▶ [Exercise data]:

------------------------------------------------------------------------

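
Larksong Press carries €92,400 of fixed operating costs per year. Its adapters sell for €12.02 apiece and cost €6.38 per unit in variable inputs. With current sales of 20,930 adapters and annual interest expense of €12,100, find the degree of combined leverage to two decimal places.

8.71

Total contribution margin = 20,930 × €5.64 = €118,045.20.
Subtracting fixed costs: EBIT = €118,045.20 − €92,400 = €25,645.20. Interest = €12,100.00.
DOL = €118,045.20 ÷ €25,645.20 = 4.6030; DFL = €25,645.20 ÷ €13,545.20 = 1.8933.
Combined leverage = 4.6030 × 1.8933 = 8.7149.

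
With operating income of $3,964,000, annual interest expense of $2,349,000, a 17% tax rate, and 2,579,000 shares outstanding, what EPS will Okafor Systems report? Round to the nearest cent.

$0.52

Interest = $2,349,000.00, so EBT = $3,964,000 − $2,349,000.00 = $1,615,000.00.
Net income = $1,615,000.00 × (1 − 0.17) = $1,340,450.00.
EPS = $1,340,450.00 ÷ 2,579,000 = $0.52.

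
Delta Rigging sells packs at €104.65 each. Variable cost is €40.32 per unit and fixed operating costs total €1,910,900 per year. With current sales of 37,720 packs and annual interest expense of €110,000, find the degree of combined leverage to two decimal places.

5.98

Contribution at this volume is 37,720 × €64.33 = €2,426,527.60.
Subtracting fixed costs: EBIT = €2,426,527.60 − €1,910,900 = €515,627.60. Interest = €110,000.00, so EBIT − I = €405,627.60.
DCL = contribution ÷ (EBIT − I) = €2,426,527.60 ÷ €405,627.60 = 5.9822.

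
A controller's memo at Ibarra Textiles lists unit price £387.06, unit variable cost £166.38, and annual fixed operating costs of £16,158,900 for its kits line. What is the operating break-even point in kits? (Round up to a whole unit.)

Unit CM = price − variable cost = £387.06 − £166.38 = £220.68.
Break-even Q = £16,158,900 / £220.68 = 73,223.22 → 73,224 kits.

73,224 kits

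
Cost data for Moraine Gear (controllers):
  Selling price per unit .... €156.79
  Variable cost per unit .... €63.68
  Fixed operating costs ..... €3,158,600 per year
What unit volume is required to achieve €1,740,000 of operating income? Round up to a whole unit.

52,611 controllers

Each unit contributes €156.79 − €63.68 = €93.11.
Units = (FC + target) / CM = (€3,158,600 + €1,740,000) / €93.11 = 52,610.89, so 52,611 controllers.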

------------------------------------------------------------------------

Only the lines from the one containing "What unit volume" through the last line of the records belong in the answer, each written out exactly.

▶ [Problem solution]:
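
What unit volume is required to achieve €1,740,000 of operating income? Round up to a whole unit.

52,611 controllers

Each unit contributes €156.79 − €63.68 = €93.11.
Units = (FC + target) / CM = (€3,158,600 + €1,740,000) / €93.11 = 52,610.89, so 52,611 controllers.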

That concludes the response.